• _Goal of the exercise_
Every single entry should be printed exactly.

• _Data for processing_
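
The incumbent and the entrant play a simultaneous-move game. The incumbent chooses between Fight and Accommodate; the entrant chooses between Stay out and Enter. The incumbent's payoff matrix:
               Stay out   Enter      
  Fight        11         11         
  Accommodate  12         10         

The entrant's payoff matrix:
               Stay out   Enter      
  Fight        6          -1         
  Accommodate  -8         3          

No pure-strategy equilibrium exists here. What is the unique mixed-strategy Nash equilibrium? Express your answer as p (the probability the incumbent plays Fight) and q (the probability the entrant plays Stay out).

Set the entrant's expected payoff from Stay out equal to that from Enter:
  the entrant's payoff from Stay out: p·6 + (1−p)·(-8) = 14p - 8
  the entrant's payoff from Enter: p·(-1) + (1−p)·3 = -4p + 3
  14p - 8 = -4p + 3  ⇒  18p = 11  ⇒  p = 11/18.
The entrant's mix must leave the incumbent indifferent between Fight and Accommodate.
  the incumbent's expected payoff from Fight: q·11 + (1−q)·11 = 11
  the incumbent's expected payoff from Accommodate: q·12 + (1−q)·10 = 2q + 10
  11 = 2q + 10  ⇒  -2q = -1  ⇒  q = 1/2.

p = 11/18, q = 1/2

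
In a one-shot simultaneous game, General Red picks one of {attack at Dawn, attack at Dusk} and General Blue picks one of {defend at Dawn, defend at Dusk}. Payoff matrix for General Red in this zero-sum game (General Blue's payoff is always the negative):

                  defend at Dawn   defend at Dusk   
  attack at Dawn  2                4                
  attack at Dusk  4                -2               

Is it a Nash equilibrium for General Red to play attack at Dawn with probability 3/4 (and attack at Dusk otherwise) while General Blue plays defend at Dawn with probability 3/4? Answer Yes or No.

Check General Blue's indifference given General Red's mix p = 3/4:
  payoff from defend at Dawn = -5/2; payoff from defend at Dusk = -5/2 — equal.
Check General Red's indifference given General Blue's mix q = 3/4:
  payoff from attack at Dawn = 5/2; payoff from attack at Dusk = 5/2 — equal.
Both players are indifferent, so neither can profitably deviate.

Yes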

• _Output for this exercise_
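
The incumbent and the entrant play a simultaneous-move game. The incumbent chooses between Fight and Accommodate; the entrant chooses between Stay out and Enter. The incumbent's payoff matrix:
               Stay out   Enter      
  Fight        11         11         
  Accommodate  12         10         

The entrant's payoff matrix:
               Stay out   Enter      
  Fight        6          -1         
  Accommodate  -8         3          

No pure-strategy equilibrium exists here. What is the unique mixed-strategy Nash equilibrium? Express your answer as p (the probability the incumbent plays Fight) and q (the probability the entrant plays Stay out).

Set the entrant's expected payoff from Stay out equal to that from Enter:
  the entrant's payoff from Stay out: p·6 + (1−p)·(-8) = 14p - 8
  the entrant's payoff from Enter: p·(-1) + (1−p)·3 = -4p + 3
  14p - 8 = -4p + 3  ⇒  18p = 11  ⇒  p = 11/18.
The entrant's mix must leave the incumbent indifferent between Fight and Accommodate.
  the incumbent's expected payoff from Fight: q·11 + (1−q)·11 = 11
  the incumbent's expected payoff from Accommodate: q·12 + (1−q)·10 = 2q + 10
  11 = 2q + 10  ⇒  -2q = -1  ⇒  q = 1/2.

p = 11/18, q = 1/2

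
In a one-shot simultaneous game, General Red picks one of {attack at Dawn, attack at Dusk} and General Blue picks one of {defend at Dawn, defend at Dusk}. Payoff matrix for General Red in this zero-sum game (General Blue's payoff is always the negative):

                  defend at Dawn   defend at Dusk   
  attack at Dawn  2                4                
  attack at Dusk  4                -2               

Is it a Nash equilibrium for General Red to play attack at Dawn with probability 3/4 (and attack at Dusk otherwise) while General Blue plays defend at Dawn with probability 3/4? Answer Yes or No.

Check General Blue's indifference given General Red's mix p = 3/4:
  payoff from defend at Dawn = -5/2; payoff from defend at Dusk = -5/2 — equal.
Check General Red's indifference given General Blue's mix q = 3/4:
  payoff from attack at Dawn = 5/2; payoff from attack at Dusk = 5/2 — equal.
Both players are indifferent, so neither can profitably deviate.

Yes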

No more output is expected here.